EXERCISE: Of the records that follow, copy only the lines from the line containing "3P equals -24" to the line containing "5. C * E = 20", both included, exactly as written.

RECORDS SUPPLIED:
┄┄┄┄┄┄

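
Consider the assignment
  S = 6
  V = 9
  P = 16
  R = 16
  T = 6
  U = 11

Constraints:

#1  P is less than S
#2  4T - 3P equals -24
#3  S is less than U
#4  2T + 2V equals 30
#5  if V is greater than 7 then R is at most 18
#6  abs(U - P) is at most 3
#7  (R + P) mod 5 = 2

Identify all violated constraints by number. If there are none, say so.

#1 P = 16, S = 6; 16 ≥ 6 (want <) — violated.
#2 4T - 3P = 4(6) - 3(16) = -24 — OK.
#3 S = 6, U = 11; 6 < 11 — OK.
#4 2T + 2V = 2(6) + 2(9) = 30 — OK.
#5 V = 9 > 7, so we need R ≤ 18; R = 16 ≤ 18 — OK.
#6 abs(11 - 16) = 5; 5 > 3, exceeds bound 3 — violated.
#7 R + P = 32; 32 mod 5 = 2 — OK.

The assignment fails constraints 1 and 6.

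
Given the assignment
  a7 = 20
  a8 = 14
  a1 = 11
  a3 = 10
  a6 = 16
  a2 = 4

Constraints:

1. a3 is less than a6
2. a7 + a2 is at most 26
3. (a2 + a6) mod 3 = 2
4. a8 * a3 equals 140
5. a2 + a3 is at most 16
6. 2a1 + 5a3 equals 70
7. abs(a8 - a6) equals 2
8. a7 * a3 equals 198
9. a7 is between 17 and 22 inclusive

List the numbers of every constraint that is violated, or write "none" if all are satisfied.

Constraints 6 and 8 do not hold.

1. a3 = 10, a6 = 16; 10 < 16  holds
2. a7 + a2 = 20 + 4 = 24; 24 ≤ 26  holds
3. a2 + a6 = 20; 20 mod 3 = 2  holds
4. a8 * a3 = 14 * 10 = 140  holds
5. a2 + a3 = 4 + 10 = 14; 14 ≤ 16  holds
6. 2a1 + 5a3 = 2(11) + 5(10) = 72, not 70  fails
7. abs(14 - 16) = 2  holds
8. a7 * a3 = 20 * 10 = 200, not 198  fails
9. a7 = 20 lies in [17, 22]  holds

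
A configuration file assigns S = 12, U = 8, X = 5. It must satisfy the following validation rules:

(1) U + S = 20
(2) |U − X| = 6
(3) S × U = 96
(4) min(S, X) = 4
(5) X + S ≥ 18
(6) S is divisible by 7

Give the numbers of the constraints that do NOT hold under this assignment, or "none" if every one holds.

The assignment fails constraints 2, 4, 5, and 6.

(1) U + S = 8 + 12 = 20 — satisfied.
(2) |8 − 5| = 3, not 6 — violated.
(3) S × U = 12 × 8 = 96 — satisfied.
(4) min(12, 5) = 5, not 4 — violated.
(5) X + S = 5 + 12 = 17; 17 < 18, bound 18 not met — violated.
(6) 12 = 7×1 + 5, so 7 does not divide 12 — violated.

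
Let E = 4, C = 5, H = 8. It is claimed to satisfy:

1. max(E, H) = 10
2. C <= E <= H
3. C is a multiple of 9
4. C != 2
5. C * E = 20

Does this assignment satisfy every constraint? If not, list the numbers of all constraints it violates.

1. max(4, 8) = 8, not 10 — does not hold.
2. values 5, 4, 8; C = 5 is not <= E = 4 — does not hold.
3. 5 = 9*0 + 5, so 9 does not divide 5 — does not hold.
4. C = 5, and 5 ≠ 2 — holds.
5. C * E = 5 * 4 = 20 — holds.

No — constraints 1, 2, 3 are not satisfied.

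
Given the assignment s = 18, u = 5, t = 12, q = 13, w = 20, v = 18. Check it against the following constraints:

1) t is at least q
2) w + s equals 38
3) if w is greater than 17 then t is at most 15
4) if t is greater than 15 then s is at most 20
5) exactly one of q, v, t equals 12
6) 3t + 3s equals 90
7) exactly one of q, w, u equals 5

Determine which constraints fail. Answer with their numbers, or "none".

1) t = 12, q = 13; 12 < 13 (want ≥)  ✗
2) w + s = 20 + 18 = 38  ✓
3) w = 20 > 17, so we need t ≤ 15; t = 12 ≤ 15  ✓
4) t = 12, not > 15; antecedent false, conditional vacuously true  ✓
5) q=13, v=18, t=12; 1 of them equals 12  ✓
6) 3t + 3s = 3(12) + 3(18) = 90  ✓
7) q=13, w=20, u=5; 1 of them equals 5  ✓

Constraint 1 is violated.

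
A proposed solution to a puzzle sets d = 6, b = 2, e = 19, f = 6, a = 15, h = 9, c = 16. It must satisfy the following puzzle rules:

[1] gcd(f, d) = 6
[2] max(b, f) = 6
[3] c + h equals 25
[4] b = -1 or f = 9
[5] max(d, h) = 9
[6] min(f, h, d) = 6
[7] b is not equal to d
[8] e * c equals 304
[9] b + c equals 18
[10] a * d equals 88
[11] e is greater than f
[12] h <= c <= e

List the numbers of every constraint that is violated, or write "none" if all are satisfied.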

┄┄┄┄┄┄

REPLY TO THE EXERCISE:
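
#2  4T - 3P equals -24
#3  S is less than U
#4  2T + 2V equals 30
#5  if V is greater than 7 then R is at most 18
#6  abs(U - P) is at most 3
#7  (R + P) mod 5 = 2

Identify all violated constraints by number. If there are none, say so.

#1 P = 16, S = 6; 16 ≥ 6 (want <) — violated.
#2 4T - 3P = 4(6) - 3(16) = -24 — OK.
#3 S = 6, U = 11; 6 < 11 — OK.
#4 2T + 2V = 2(6) + 2(9) = 30 — OK.
#5 V = 9 > 7, so we need R ≤ 18; R = 16 ≤ 18 — OK.
#6 abs(11 - 16) = 5; 5 > 3, exceeds bound 3 — violated.
#7 R + P = 32; 32 mod 5 = 2 — OK.

The assignment fails constraints 1 and 6.

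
Given the assignment
  a7 = 20
  a8 = 14
  a1 = 11
  a3 = 10
  a6 = 16
  a2 = 4

Constraints:

1. a3 is less than a6
2. a7 + a2 is at most 26
3. (a2 + a6) mod 3 = 2
4. a8 * a3 equals 140
5. a2 + a3 is at most 16
6. 2a1 + 5a3 equals 70
7. abs(a8 - a6) equals 2
8. a7 * a3 equals 198
9. a7 is between 17 and 22 inclusive

List the numbers of every constraint that is violated, or write "none" if all are satisfied.

Constraints 6 and 8 do not hold.

1. a3 = 10, a6 = 16; 10 < 16  holds
2. a7 + a2 = 20 + 4 = 24; 24 ≤ 26  holds
3. a2 + a6 = 20; 20 mod 3 = 2  holds
4. a8 * a3 = 14 * 10 = 140  holds
5. a2 + a3 = 4 + 10 = 14; 14 ≤ 16  holds
6. 2a1 + 5a3 = 2(11) + 5(10) = 72, not 70  fails
7. abs(14 - 16) = 2  holds
8. a7 * a3 = 20 * 10 = 200, not 198  fails
9. a7 = 20 lies in [17, 22]  holds

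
A configuration file assigns S = 12, U = 8, X = 5. It must satisfy the following validation rules:

(1) U + S = 20
(2) |U − X| = 6
(3) S × U = 96
(4) min(S, X) = 4
(5) X + S ≥ 18
(6) S is divisible by 7

Give the numbers of the constraints that do NOT hold under this assignment, or "none" if every one holds.

The assignment fails constraints 2, 4, 5, and 6.

(1) U + S = 8 + 12 = 20 — satisfied.
(2) |8 − 5| = 3, not 6 — violated.
(3) S × U = 12 × 8 = 96 — satisfied.
(4) min(12, 5) = 5, not 4 — violated.
(5) X + S = 5 + 12 = 17; 17 < 18, bound 18 not met — violated.
(6) 12 = 7×1 + 5, so 7 does not divide 12 — violated.

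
Let E = 4, C = 5, H = 8. It is claimed to satisfy:

1. max(E, H) = 10
2. C <= E <= H
3. C is a multiple of 9
4. C != 2
5. C * E = 20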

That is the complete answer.